Data entries:
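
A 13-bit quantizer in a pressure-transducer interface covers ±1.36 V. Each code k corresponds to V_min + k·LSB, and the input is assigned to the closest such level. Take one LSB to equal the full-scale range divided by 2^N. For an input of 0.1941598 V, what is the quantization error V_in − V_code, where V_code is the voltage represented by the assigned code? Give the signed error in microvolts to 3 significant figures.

−78.5 µV

The full-scale span is 1.36 − (-1.36) = 2.72 V. LSB = 2.72 V / 2^13 ≈ 332.0 µV.
Position in LSBs: (0.1941598 − (-1.36)) × 8192/2.72 = 4680.7636; rounding gives k = 4681.
V_code = -1.36 + (4681/8192) × 2.72 = 0.1942382813 V.
V_in − V_code = 0.1941598 − (0.1942382813) = −78.5 µV.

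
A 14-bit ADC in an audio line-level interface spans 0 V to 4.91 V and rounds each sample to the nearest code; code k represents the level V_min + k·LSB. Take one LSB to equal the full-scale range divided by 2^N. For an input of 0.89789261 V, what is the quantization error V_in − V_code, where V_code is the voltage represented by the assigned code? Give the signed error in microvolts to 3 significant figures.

V_FS = 4.91 V. LSB = 4.91 V / 2^14 ≈ 299.7 µV.
(0.89789261 − (0)) / LSB = 0.89789261 × 16384/4.91 = 2996.1451. Nearest integer: k = 2996.
Reconstructed level: 0 + 2996 × 4.91/16384 V = 0.89784912109 V.
Error = V_in − V_code = 0.89789261 − (0.89784912109) = +43.5 µV.

+43.5 µV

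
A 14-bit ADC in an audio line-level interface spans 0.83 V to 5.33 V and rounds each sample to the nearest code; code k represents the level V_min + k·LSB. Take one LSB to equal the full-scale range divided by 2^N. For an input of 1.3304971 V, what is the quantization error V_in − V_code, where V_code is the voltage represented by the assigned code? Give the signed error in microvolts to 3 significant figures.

Range = 5.33 − (0.83) = 4.5 V. LSB = 4.5 V / 2^14 ≈ 274.7 µV.
(1.3304971 − (0.83)) / LSB = 0.5004971 × 16384/4.5 = 1822.2543. Nearest integer: k = 1822.
Reconstructed level: 0.83 + 1822 × 4.5/16384 V = 1.3304272461 V.
Error = V_in − V_code = 1.3304971 − (1.3304272461) = +69.9 µV.

+69.9 µV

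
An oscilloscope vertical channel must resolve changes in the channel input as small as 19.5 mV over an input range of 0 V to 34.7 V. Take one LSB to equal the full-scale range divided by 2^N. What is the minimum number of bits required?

V_FS = 34.7 V.
34.7 V / 19.5 mV = 1779. Since 2^10 = 1024 and 2^11 = 2048, N = 11.

11 bits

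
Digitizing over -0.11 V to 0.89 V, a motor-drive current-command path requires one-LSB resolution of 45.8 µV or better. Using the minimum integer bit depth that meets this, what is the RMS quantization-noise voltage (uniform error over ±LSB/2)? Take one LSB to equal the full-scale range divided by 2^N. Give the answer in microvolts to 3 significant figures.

Full-scale range = 0.89 V − (-0.11 V) = 1 V.
Levels needed ≥ 1/45.8 µV = 21830. 2^15 = 32768 suffices, so N_min = 15.
Step size = 1/32768 V = 30.518 µV.
RMS noise = LSB/√12 = 8.81 µV.

8.81 µV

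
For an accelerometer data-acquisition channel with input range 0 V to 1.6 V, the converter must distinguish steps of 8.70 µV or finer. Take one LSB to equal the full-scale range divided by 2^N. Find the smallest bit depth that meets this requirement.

Range is 1.6 V.
Levels needed ≥ 1.6/8.70 µV = 183900. 2^18 = 262144 suffices, so N_min = 18.

18 bits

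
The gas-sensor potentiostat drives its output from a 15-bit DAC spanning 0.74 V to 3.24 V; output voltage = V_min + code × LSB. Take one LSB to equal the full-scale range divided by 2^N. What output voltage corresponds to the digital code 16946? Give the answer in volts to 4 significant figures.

2.033 V

The full-scale span is 3.24 − (0.74) = 2.5 V. LSB = 2.5 V / 2^15.
V_out = 0.74 + 16946 × (2.5/32768) V
      = 0.74 V + 1.29288 V = 2.03288 V.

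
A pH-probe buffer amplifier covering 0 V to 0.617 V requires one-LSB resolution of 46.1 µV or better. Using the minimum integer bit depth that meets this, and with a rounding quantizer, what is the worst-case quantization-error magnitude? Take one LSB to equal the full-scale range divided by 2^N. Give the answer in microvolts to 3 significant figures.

18.8 µV

V_FS = 0.617 V.
0.617 V / 46.1 µV = 13380. Since 2^13 = 8192 and 2^14 = 16384, N = 14.
LSB = 0.617 V ÷ 2^14 = 0.617/16384 V = 37.659 µV.
Max error for round-to-nearest is LSB/2 = 18.8 µV.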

## Your task
Output only the lines running from the line with "A pH-probe buffer" through the final line of the data, inclusive.

## Output for this task
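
A pH-probe buffer amplifier covering 0 V to 0.617 V requires one-LSB resolution of 46.1 µV or better. Using the minimum integer bit depth that meets this, and with a rounding quantizer, what is the worst-case quantization-error magnitude? Take one LSB to equal the full-scale range divided by 2^N. Give the answer in microvolts to 3 significant figures.

18.8 µV

V_FS = 0.617 V.
0.617 V / 46.1 µV = 13380. Since 2^13 = 8192 and 2^14 = 16384, N = 14.
LSB = 0.617 V ÷ 2^14 = 0.617/16384 V = 37.659 µV.
Max error for round-to-nearest is LSB/2 = 18.8 µV.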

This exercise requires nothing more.